PROBLEM REQUIREMENTS ::
Write out exactly the lines of the entries below, from the first through the line containing "Here α = 70/169", and nothing beyond them.

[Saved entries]

^^^^

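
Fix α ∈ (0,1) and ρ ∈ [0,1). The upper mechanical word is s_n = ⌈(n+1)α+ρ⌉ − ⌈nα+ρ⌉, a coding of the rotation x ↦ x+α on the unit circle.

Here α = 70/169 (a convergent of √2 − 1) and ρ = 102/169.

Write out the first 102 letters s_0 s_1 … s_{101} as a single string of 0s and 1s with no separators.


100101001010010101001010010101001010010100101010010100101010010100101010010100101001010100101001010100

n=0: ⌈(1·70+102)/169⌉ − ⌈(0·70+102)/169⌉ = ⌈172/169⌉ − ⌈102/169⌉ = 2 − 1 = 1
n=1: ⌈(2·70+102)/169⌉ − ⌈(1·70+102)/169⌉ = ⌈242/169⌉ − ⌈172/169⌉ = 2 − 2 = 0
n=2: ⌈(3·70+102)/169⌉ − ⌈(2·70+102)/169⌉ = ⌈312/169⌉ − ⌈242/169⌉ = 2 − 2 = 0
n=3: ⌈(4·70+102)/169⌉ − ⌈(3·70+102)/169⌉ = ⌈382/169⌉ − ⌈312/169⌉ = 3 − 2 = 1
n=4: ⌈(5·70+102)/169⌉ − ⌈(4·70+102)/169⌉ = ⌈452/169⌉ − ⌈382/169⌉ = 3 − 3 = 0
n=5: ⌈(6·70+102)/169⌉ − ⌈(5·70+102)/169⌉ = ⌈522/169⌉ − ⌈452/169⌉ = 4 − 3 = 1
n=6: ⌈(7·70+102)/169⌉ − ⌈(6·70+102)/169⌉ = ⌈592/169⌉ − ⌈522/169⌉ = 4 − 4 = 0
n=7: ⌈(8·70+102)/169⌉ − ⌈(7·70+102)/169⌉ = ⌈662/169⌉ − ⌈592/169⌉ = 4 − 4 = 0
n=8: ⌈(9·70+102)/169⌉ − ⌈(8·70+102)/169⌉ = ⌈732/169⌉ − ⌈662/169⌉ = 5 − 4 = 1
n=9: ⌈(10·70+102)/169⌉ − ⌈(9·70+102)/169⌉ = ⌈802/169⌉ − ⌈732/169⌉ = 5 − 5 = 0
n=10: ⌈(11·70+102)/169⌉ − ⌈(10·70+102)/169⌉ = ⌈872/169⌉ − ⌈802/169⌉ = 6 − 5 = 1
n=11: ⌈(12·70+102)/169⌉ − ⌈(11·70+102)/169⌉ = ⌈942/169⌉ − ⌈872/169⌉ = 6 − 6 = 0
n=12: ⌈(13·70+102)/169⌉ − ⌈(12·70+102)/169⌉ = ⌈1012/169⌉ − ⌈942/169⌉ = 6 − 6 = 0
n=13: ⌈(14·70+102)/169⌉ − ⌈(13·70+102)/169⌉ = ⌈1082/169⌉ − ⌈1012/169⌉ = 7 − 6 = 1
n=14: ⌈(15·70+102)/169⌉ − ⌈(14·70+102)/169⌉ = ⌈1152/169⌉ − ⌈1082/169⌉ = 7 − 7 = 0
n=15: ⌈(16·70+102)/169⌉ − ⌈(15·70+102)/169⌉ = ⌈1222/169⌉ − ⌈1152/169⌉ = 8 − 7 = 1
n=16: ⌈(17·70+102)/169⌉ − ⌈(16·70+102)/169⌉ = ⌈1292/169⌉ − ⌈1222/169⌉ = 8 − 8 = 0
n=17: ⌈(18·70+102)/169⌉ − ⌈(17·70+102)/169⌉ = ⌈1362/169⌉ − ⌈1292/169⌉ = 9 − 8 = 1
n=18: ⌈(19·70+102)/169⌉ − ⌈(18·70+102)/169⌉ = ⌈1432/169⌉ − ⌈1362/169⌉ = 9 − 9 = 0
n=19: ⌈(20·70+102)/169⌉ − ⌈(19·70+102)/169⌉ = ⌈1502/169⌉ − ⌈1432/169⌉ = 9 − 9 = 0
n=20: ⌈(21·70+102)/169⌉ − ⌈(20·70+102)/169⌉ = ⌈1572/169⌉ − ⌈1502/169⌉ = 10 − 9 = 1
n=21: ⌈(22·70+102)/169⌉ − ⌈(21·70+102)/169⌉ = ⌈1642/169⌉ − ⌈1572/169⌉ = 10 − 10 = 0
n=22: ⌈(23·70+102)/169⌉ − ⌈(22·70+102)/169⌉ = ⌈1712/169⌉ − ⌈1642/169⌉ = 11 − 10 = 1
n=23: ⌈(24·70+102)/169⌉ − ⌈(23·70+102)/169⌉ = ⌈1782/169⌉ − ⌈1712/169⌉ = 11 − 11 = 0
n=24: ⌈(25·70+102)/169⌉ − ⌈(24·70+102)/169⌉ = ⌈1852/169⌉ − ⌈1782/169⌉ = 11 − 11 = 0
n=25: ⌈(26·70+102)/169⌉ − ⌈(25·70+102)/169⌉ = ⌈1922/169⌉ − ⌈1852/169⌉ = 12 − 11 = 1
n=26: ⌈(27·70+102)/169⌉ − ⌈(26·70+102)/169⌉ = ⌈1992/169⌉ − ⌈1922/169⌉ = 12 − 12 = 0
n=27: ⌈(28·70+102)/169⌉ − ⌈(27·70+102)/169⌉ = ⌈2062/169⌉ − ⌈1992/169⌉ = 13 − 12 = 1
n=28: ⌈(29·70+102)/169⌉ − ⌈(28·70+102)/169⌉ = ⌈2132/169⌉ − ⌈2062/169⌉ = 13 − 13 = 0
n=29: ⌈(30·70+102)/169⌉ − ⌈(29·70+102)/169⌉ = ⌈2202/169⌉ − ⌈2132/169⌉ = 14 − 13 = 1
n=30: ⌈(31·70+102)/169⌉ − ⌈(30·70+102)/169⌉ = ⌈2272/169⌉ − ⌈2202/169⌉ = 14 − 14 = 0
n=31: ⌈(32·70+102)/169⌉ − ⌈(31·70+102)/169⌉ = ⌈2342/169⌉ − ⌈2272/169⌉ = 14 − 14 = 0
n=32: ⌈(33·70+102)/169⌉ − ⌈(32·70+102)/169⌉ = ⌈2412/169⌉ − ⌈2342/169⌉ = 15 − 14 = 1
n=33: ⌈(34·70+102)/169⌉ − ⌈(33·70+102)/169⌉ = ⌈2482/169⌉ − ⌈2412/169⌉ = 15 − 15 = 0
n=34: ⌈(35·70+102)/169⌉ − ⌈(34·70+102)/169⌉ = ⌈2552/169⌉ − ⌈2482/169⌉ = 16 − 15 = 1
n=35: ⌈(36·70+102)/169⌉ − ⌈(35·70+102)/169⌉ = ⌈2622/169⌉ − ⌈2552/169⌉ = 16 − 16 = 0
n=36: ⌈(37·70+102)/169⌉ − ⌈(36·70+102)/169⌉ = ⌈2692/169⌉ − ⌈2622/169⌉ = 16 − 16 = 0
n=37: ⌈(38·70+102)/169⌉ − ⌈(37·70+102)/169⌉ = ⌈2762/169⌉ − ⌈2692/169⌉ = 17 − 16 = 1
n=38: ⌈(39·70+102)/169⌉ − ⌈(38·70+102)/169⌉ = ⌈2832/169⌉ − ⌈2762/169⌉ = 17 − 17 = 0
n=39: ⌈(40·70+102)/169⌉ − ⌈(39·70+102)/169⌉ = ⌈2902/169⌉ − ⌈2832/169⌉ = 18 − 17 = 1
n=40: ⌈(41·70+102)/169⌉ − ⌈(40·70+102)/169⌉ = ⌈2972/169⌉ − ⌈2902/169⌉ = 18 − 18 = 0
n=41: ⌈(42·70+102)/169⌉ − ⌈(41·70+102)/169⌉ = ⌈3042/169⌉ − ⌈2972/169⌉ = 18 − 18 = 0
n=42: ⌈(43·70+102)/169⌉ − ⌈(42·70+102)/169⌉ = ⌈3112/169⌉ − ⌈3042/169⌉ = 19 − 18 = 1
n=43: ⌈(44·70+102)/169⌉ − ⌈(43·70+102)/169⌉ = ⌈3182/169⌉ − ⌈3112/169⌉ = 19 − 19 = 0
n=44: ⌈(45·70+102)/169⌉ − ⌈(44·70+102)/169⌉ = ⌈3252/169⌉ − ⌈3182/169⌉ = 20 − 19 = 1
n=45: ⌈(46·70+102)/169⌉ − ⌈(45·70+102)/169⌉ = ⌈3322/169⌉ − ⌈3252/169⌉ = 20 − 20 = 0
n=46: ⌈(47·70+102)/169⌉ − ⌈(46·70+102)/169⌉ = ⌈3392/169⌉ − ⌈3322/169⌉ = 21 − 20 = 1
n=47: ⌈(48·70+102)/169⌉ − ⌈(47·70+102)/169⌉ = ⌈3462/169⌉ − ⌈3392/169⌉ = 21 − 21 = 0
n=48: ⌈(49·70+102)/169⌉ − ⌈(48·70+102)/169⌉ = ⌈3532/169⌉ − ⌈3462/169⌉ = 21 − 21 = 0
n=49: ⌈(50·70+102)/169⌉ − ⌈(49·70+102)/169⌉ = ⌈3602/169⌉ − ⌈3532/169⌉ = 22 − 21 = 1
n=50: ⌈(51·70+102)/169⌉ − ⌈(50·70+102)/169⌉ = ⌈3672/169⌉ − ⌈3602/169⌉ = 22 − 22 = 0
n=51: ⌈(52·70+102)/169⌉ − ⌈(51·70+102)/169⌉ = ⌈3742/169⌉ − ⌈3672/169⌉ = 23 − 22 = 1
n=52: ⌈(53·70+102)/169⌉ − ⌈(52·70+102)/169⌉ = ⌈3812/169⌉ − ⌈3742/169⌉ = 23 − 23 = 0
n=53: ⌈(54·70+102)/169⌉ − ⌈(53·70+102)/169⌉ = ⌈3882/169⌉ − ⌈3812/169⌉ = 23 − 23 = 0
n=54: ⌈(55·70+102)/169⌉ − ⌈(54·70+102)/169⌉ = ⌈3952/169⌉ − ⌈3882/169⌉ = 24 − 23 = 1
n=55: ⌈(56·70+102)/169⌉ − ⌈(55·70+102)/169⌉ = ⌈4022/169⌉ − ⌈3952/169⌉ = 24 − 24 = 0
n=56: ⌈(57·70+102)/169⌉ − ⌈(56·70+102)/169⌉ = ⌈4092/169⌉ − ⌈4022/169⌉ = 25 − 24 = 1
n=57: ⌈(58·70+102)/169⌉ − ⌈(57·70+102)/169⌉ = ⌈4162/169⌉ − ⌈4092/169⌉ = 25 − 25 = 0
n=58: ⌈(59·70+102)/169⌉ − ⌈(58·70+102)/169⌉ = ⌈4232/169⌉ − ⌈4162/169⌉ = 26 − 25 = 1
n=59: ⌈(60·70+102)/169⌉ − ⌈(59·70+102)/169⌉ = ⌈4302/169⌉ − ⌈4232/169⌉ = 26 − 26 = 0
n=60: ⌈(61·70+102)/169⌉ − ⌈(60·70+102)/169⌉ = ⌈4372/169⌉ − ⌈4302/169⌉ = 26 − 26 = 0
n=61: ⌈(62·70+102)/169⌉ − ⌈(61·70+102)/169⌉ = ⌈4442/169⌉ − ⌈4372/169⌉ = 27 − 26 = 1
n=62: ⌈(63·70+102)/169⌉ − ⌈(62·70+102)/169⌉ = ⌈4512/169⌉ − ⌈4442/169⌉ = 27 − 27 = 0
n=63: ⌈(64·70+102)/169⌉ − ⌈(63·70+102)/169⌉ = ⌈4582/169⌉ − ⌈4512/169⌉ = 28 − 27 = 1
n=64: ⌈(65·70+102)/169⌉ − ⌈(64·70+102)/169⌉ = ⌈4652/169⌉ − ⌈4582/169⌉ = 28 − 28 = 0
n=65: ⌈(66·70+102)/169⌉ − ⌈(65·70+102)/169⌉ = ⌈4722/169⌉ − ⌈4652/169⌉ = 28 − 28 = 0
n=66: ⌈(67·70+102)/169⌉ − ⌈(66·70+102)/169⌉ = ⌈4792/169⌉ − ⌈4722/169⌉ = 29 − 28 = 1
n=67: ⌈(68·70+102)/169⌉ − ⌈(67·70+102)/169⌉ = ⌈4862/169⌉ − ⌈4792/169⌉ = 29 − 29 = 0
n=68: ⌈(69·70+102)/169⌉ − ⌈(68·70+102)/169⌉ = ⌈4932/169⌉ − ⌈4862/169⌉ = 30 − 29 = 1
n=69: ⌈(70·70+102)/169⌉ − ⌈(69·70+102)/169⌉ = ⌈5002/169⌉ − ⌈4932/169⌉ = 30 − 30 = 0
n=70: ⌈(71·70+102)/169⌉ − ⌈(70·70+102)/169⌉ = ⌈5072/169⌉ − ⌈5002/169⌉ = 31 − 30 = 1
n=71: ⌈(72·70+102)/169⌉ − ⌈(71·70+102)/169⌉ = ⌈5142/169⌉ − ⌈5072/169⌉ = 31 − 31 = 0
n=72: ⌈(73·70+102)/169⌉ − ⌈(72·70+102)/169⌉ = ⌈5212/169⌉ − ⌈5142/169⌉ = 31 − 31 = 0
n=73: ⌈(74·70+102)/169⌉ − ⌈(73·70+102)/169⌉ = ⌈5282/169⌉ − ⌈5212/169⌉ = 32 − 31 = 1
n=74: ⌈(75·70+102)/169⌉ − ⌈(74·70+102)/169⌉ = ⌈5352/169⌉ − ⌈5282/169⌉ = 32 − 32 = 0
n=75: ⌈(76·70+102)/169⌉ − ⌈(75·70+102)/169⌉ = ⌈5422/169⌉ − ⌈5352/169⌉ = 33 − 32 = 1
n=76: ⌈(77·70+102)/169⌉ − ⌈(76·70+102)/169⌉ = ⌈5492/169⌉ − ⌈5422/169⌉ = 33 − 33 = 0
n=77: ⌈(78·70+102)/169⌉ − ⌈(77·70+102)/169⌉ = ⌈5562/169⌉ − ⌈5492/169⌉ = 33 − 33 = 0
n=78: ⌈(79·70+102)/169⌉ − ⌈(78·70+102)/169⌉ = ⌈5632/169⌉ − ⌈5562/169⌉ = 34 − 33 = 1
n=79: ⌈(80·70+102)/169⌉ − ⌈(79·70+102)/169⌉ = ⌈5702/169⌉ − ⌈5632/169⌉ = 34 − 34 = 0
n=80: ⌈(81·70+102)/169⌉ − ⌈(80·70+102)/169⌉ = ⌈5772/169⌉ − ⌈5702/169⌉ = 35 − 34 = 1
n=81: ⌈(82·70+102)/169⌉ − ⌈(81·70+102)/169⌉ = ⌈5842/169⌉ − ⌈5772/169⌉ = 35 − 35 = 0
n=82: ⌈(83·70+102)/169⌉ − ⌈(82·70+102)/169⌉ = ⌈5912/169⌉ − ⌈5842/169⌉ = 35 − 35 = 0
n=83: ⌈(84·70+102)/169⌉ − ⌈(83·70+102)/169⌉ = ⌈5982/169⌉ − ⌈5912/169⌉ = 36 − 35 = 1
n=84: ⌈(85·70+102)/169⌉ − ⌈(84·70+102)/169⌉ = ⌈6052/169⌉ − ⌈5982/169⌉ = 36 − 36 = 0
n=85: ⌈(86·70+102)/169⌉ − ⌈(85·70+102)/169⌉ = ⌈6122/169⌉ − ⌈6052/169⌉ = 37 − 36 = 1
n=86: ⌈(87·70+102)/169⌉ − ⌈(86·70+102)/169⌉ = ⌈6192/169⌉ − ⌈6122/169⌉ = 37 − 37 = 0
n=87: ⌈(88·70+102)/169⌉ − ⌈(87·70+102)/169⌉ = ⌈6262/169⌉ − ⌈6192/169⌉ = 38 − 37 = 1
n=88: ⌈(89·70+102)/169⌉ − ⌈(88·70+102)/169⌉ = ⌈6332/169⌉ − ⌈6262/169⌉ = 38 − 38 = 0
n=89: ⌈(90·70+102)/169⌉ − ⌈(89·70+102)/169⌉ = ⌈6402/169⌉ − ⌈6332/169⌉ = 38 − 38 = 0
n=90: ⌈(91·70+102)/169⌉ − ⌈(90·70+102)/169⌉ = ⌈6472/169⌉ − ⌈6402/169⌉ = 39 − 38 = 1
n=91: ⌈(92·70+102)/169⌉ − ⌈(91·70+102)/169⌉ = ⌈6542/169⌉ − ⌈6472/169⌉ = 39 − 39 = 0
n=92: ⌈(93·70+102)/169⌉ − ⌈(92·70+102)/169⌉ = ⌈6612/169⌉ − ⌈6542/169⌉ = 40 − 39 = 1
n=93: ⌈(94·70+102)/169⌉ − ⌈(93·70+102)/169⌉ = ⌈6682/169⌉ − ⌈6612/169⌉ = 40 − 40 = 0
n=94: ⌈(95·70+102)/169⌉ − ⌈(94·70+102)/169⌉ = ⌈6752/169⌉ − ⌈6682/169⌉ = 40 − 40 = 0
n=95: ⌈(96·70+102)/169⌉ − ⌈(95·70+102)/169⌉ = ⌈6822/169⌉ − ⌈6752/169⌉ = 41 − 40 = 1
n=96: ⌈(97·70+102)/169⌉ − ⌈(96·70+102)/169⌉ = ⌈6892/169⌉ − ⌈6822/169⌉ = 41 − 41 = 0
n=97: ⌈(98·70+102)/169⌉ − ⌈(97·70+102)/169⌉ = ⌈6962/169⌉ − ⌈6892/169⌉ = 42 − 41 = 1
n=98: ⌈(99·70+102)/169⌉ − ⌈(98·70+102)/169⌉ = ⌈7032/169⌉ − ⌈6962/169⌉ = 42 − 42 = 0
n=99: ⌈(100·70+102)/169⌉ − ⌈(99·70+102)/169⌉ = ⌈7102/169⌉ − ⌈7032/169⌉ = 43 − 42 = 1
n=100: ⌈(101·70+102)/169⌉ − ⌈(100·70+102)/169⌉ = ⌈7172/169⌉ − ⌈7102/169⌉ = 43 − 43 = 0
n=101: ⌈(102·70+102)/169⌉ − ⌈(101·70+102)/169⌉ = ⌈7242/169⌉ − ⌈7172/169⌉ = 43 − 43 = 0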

^^^^

WRITTEN SOLUTION ::
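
Fix α ∈ (0,1) and ρ ∈ [0,1). The upper mechanical word is s_n = ⌈(n+1)α+ρ⌉ − ⌈nα+ρ⌉, a coding of the rotation x ↦ x+α on the unit circle.

Here α = 70/169 (a convergent of √2 − 1) and ρ = 102/169.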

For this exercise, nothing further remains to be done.